- WORK ORDER -
Your answer should consist only of the lines from the line containing "Let $h = \left(58" through the last line below, each repeated exactly.

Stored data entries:
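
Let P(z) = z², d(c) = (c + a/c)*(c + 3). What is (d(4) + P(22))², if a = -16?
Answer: 234256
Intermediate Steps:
d(c) = (3 + c)*(c - 16/c) (d(c) = (c - 16/c)*(c + 3) = (c - 16/c)*(3 + c) = (3 + c)*(c - 16/c))
(d(4) + P(22))² = ((-16 + 4² - 48/4 + 3*4) + 22²)² = ((-16 + 16 - 48*¼ + 12) + 484)² = ((-16 + 16 - 12 + 12) + 484)² = (0 + 484)² = 484² = 234256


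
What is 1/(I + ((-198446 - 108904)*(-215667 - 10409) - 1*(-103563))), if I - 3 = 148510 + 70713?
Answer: 1/69484781389 ≈ 1.4392e-11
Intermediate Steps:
I = 219226 (I = 3 + (148510 + 70713) = 3 + 219223 = 219226)
1/(I + ((-198446 - 108904)*(-215667 - 10409) - 1*(-103563))) = 1/(219226 + ((-198446 - 108904)*(-215667 - 10409) - 1*(-103563))) = 1/(219226 + (-307350*(-226076) + 103563)) = 1/(219226 + (69484458600 + 103563)) = 1/(219226 + 69484562163) = 1/69484781389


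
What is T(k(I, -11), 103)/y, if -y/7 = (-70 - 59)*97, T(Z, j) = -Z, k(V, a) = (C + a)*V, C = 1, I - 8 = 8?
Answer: 160/87591 ≈ 0.0018267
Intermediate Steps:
I = 16 (I = 8 + 8 = 16)
k(V, a) = V*(1 + a) (k(V, a) = (1 + a)*V = V*(1 + a))
y = 87591 (y = -7*(-70 - 59)*97 = -(-903)*97 = -7*(-12513) = 87591)
T(k(I, -11), 103)/y = -16*(1 - 11)/87591 = -16*(-10)*(1/87591) = -1*(-160)*(1/87591) = 160*(1/87591) = 160/87591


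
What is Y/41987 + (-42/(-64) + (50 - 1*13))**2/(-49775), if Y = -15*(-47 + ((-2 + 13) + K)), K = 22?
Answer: -182772937/7782038528 ≈ -0.023486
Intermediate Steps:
Y = 210 (Y = -15*(-47 + ((-2 + 13) + 22)) = -15*(-47 + (11 + 22)) = -15*(-47 + 33) = -15*(-14) = 210)
Y/41987 + (-42/(-64) + (50 - 1*13))**2/(-49775) = 210/41987 + (-42/(-64) + (50 - 1*13))**2/(-49775) = 210*(1/41987) + (-42*(-1/64) + (50 - 13))**2*(-1/49775) = 210/41987 + (21/32 + 37)**2*(-1/49775) = 210/41987 + (1205/32)**2*(-1/49775) = 210/41987 + (1452025/1024)*(-1/49775) = 210/41987 - 58081/2038784 = -182772937/7782038528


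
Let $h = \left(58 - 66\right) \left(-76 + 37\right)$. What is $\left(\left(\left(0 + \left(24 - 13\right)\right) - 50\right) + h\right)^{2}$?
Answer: $74529$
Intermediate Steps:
$h = 312$ ($h = \left(-8\right) \left(-39\right) = 312$)
$\left(\left(\left(0 + \left(24 - 13\right)\right) - 50\right) + h\right)^{2} = \left(\left(\left(0 + \left(24 - 13\right)\right) - 50\right) + 312\right)^{2} = \left(\left(\left(0 + 11\right) - 50\right) + 312\right)^{2} = \left(\left(11 - 50\right) + 312\right)^{2} = \left(-39 + 312\right)^{2} = 273^{2} = 74529$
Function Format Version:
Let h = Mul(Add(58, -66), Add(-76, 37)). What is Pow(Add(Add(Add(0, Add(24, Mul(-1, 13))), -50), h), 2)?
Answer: 74529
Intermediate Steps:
h = 312 (h = Mul(-8, -39) = 312)
Pow(Add(Add(Add(0, Add(24, Mul(-1, 13))), -50), h), 2) = Pow(Add(Add(Add(0, Add(24, Mul(-1, 13))), -50), 312), 2) = Pow(Add(Add(Add(0, Add(24, -13)), -50), 312), 2) = Pow(Add(Add(Add(0, 11), -50), 312), 2) = Pow(Add(Add(11, -50), 312), 2) = Pow(Add(-39, 312), 2) = Pow(273, 2) = 74529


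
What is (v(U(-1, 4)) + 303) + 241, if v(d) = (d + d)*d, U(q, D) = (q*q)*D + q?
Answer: 562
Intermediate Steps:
U(q, D) = q + D*q**2 (U(q, D) = q**2*D + q = D*q**2 + q = q + D*q**2)
v(d) = 2*d**2 (v(d) = (2*d)*d = 2*d**2)
(v(U(-1, 4)) + 303) + 241 = (2*(-(1 + 4*(-1)))**2 + 303) + 241 = (2*(-(1 - 4))**2 + 303) + 241 = (2*(-1*(-3))**2 + 303) + 241 = (2*3**2 + 303) + 241 = (2*9 + 303) + 241 = (18 + 303) + 241 = 321 + 241 = 562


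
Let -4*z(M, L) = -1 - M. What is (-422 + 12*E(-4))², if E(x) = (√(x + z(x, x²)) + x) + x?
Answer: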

- COMPLETED EXERCISE -
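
Let $h = \left(58 - 66\right) \left(-76 + 37\right)$. What is $\left(\left(\left(0 + \left(24 - 13\right)\right) - 50\right) + h\right)^{2}$?
Answer: $74529$
Intermediate Steps:
$h = 312$ ($h = \left(-8\right) \left(-39\right) = 312$)
$\left(\left(\left(0 + \left(24 - 13\right)\right) - 50\right) + h\right)^{2} = \left(\left(\left(0 + \left(24 - 13\right)\right) - 50\right) + 312\right)^{2} = \left(\left(\left(0 + 11\right) - 50\right) + 312\right)^{2} = \left(\left(11 - 50\right) + 312\right)^{2} = \left(-39 + 312\right)^{2} = 273^{2} = 74529$
Function Format Version:
Let h = Mul(Add(58, -66), Add(-76, 37)). What is Pow(Add(Add(Add(0, Add(24, Mul(-1, 13))), -50), h), 2)?
Answer: 74529
Intermediate Steps:
h = 312 (h = Mul(-8, -39) = 312)
Pow(Add(Add(Add(0, Add(24, Mul(-1, 13))), -50), h), 2) = Pow(Add(Add(Add(0, Add(24, Mul(-1, 13))), -50), 312), 2) = Pow(Add(Add(Add(0, Add(24, -13)), -50), 312), 2) = Pow(Add(Add(Add(0, 11), -50), 312), 2) = Pow(Add(Add(11, -50), 312), 2) = Pow(Add(-39, 312), 2) = Pow(273, 2) = 74529


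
What is (v(U(-1, 4)) + 303) + 241, if v(d) = (d + d)*d, U(q, D) = (q*q)*D + q?
Answer: 562
Intermediate Steps:
U(q, D) = q + D*q**2 (U(q, D) = q**2*D + q = D*q**2 + q = q + D*q**2)
v(d) = 2*d**2 (v(d) = (2*d)*d = 2*d**2)
(v(U(-1, 4)) + 303) + 241 = (2*(-(1 + 4*(-1)))**2 + 303) + 241 = (2*(-(1 - 4))**2 + 303) + 241 = (2*(-1*(-3))**2 + 303) + 241 = (2*3**2 + 303) + 241 = (2*9 + 303) + 241 = (18 + 303) + 241 = 321 + 241 = 562


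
Let -4*z(M, L) = -1 - M. What is (-422 + 12*E(-4))², if E(x) = (√(x + z(x, x²)) + x) + x?
Answer: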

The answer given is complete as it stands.